■ **EXERCISE REQUIREMENTS**
From the material below, copy out each line with the word "everything" in it.

■ **PROVIDED MATERIAL**
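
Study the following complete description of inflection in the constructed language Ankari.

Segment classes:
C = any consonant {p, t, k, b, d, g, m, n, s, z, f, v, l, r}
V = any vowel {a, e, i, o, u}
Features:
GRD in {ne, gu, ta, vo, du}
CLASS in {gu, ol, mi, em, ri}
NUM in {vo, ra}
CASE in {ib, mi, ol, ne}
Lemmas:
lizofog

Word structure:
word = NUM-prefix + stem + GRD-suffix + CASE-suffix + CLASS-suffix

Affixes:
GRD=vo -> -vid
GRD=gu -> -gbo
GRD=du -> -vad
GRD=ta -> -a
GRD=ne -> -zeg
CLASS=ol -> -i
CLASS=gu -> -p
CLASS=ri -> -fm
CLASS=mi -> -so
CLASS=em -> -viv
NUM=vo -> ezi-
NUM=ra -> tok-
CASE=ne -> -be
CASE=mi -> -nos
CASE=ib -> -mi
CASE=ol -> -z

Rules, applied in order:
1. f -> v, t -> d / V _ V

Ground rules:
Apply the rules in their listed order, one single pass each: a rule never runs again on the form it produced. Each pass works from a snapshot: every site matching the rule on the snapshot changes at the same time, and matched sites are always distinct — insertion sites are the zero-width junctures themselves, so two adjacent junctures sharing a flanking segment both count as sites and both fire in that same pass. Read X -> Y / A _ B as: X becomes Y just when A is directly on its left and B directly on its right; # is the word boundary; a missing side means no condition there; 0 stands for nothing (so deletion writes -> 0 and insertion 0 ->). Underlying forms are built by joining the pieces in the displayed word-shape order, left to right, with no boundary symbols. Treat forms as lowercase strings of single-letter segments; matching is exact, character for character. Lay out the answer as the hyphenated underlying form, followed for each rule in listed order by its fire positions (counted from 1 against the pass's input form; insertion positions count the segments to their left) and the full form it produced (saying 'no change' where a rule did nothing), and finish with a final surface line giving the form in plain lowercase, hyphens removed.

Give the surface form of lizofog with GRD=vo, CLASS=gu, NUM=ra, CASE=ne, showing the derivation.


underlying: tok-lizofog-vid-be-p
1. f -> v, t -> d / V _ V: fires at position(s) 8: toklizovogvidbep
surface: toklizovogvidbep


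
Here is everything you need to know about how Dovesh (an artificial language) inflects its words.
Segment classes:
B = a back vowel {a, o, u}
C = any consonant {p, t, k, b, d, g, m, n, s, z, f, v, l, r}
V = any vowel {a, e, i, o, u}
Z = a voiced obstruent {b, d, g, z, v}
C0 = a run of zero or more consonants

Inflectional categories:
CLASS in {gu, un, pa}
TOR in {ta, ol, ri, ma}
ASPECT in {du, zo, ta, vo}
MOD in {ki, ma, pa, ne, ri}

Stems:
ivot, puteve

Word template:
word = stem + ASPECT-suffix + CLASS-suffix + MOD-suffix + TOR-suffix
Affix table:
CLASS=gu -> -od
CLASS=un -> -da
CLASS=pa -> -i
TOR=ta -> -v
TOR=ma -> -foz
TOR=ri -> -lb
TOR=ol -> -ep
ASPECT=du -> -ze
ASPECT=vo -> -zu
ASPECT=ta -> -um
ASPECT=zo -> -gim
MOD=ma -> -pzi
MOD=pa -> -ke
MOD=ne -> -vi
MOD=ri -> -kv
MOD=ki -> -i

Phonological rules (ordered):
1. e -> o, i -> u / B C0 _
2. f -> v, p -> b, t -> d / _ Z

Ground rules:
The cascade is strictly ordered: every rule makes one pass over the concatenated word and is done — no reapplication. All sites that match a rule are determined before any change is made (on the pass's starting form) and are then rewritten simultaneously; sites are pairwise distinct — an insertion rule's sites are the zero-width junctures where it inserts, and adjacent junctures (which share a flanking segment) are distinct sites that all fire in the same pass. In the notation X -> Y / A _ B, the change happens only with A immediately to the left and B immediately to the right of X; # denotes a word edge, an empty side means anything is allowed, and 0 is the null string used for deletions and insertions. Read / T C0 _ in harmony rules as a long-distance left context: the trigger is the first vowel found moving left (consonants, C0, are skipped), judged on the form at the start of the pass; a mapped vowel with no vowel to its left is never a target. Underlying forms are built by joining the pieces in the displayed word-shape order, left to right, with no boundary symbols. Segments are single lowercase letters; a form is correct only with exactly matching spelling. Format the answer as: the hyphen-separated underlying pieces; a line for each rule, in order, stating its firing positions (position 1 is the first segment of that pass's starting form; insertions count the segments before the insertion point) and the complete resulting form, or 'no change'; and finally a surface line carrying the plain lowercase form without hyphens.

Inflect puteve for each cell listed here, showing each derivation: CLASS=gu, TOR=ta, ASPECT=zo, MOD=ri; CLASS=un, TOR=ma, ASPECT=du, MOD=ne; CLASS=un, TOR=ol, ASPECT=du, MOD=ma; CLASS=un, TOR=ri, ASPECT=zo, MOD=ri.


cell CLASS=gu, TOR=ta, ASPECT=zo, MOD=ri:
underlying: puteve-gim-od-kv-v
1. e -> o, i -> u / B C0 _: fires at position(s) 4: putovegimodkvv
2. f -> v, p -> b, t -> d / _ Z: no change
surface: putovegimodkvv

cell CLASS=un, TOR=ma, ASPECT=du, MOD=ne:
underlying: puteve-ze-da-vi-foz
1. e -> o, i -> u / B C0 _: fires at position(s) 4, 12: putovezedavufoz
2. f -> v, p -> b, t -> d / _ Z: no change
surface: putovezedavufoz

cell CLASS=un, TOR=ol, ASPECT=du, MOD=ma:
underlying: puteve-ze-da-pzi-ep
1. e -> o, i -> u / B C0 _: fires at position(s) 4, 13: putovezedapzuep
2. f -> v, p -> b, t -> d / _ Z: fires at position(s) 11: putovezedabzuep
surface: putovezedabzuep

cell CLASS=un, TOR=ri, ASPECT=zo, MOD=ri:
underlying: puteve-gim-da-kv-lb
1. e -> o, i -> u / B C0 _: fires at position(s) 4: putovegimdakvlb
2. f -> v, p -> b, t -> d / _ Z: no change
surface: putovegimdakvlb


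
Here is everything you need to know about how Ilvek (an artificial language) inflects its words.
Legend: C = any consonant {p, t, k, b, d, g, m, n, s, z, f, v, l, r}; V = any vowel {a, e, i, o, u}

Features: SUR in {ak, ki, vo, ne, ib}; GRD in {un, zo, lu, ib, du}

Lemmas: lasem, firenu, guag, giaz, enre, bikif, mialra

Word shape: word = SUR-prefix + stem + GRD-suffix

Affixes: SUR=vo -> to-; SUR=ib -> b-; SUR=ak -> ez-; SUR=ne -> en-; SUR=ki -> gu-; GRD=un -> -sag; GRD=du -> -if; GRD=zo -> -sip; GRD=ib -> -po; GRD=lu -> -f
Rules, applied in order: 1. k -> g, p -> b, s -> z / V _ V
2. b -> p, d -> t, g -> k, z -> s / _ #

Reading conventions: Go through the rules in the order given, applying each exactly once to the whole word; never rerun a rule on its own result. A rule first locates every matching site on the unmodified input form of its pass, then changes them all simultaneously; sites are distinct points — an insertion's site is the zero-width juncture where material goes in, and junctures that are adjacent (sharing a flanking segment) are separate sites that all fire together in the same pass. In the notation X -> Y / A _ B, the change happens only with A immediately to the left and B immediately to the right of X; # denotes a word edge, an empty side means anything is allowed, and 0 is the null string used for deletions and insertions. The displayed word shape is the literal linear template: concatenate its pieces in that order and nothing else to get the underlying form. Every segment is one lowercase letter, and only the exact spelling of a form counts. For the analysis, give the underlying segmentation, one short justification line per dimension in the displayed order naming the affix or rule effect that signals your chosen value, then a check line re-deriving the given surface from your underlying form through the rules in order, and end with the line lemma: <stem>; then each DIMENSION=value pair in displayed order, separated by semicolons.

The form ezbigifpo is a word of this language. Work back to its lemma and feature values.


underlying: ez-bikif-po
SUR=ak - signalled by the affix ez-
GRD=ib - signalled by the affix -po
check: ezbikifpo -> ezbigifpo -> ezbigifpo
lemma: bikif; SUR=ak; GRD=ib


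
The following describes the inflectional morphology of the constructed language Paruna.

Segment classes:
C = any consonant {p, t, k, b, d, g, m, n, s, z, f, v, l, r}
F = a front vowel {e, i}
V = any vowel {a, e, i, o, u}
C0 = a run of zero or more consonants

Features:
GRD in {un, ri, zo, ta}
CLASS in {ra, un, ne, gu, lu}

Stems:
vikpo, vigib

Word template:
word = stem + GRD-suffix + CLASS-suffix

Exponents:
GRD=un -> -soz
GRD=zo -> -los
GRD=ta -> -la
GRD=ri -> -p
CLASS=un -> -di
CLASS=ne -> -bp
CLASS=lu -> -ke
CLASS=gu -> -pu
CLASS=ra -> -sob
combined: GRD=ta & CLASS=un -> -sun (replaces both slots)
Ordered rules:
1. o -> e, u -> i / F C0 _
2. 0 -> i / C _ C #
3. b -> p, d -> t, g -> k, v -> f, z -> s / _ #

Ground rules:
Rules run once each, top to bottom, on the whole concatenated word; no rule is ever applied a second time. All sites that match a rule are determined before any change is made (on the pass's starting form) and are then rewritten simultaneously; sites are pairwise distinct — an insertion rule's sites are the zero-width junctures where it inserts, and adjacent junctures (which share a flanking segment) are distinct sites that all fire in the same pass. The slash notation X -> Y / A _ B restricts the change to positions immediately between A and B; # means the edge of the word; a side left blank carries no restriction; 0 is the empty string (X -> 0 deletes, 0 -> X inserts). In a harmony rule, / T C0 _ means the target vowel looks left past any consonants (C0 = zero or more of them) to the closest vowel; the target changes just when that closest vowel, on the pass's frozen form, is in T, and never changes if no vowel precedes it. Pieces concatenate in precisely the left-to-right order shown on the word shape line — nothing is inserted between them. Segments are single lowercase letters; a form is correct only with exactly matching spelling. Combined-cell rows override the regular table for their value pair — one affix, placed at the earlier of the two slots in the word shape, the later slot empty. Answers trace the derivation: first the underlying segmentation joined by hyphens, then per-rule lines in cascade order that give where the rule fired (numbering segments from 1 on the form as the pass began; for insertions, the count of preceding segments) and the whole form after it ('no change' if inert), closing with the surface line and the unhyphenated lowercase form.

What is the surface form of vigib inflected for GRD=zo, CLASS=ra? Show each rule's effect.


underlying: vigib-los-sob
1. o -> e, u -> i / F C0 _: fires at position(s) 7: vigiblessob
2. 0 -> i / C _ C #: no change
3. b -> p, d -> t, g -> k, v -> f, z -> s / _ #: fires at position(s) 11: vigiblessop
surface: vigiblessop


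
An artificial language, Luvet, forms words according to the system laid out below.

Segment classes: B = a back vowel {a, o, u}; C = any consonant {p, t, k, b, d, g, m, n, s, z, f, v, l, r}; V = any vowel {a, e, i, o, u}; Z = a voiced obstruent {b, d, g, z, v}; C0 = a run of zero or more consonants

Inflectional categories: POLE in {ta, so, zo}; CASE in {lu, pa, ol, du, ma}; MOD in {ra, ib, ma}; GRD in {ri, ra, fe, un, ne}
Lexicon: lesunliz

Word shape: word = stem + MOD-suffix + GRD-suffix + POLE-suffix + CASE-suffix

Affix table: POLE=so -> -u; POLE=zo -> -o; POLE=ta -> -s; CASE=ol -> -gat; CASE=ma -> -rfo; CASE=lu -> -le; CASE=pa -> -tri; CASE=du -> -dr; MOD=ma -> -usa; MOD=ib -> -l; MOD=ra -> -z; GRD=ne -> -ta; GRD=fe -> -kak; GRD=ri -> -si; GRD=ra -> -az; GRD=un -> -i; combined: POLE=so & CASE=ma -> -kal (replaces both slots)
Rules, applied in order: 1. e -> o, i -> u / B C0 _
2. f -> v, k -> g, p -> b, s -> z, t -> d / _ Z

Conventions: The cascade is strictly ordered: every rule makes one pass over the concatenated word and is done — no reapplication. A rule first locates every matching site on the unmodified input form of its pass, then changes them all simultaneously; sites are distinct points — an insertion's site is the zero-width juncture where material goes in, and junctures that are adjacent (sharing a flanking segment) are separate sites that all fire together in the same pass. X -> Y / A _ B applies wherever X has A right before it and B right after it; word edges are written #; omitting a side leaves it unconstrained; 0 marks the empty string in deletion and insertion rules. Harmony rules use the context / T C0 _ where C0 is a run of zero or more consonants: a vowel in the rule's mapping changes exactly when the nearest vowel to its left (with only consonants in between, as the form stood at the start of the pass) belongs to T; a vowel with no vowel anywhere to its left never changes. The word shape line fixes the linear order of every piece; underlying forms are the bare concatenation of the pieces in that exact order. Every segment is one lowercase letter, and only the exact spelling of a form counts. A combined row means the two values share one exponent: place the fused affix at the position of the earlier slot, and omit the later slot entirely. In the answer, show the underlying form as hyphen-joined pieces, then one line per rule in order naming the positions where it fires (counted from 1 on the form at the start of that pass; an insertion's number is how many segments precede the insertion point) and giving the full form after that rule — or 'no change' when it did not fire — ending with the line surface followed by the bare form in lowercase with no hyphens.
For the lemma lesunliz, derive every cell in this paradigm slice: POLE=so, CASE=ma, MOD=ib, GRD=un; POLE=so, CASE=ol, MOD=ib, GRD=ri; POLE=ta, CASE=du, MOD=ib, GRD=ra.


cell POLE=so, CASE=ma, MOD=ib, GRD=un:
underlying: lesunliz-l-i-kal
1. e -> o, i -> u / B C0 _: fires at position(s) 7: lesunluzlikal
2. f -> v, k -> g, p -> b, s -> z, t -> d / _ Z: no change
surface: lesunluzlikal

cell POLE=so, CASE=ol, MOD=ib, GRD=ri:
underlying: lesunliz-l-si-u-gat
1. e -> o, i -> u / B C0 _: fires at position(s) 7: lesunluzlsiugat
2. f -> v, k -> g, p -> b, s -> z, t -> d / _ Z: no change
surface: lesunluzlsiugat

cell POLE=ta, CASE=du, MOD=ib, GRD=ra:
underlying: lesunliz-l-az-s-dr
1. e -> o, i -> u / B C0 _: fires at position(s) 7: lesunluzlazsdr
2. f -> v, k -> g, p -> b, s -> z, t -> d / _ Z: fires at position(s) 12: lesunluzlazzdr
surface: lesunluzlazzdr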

■ **YOUR SOLUTION**
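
Here is everything you need to know about how Dovesh (an artificial language) inflects its words.
Here is everything you need to know about how Ilvek (an artificial language) inflects its words.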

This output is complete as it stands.